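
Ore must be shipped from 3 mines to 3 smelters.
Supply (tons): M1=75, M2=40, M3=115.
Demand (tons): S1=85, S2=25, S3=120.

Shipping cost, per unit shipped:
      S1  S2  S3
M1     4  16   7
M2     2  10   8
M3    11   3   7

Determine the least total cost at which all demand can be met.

Optimal allocation:
  M1→S1: 45 × 4 = 180
  M1→S3: 30 × 7 = 210
  M2→S1: 40 × 2 = 80
  M3→S2: 25 × 3 = 75
  M3→S3: 90 × 7 = 630
Total = 180 + 210 + 80 + 75 + 630 = 1175.

1175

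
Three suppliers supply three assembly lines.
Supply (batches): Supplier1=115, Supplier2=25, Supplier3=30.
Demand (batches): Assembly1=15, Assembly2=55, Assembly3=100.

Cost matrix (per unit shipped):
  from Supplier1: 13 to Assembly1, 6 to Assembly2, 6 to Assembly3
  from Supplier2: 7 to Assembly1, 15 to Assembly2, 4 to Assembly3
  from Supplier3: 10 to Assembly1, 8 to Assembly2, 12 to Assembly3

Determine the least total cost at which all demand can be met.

1060

One minimum-cost allocation:
  Supplier1 to Assembly2: 40 batches
  Supplier1 to Assembly3: 75 batches
  Supplier2 to Assembly3: 25 batches
  Supplier3 to Assembly1: 15 batches
  Supplier3 to Assembly2: 15 batches
Total cost = 1060.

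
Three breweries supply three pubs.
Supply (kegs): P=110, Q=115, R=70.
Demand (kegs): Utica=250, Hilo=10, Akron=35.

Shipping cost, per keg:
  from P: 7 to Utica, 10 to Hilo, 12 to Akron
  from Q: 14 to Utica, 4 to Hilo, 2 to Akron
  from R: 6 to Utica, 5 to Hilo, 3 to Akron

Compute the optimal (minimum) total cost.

An optimal shipping plan:
  P–Utica: 110 kegs
  Q–Utica: 70 kegs
  Q–Hilo: 10 kegs
  Q–Akron: 35 kegs
  R–Utica: 70 kegs
Total cost = 2280.

2280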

● Instructions to follow: Scan the material above for the string "from" and return the lines that hold it.

● Written response:
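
Ore must be shipped from 3 mines to 3 smelters.
  from Supplier1: 13 to Assembly1, 6 to Assembly2, 6 to Assembly3
  from Supplier2: 7 to Assembly1, 15 to Assembly2, 4 to Assembly3
  from Supplier3: 10 to Assembly1, 8 to Assembly2, 12 to Assembly3
  from P: 7 to Utica, 10 to Hilo, 12 to Akron
  from Q: 14 to Utica, 4 to Hilo, 2 to Akron
  from R: 6 to Utica, 5 to Hilo, 3 to Akron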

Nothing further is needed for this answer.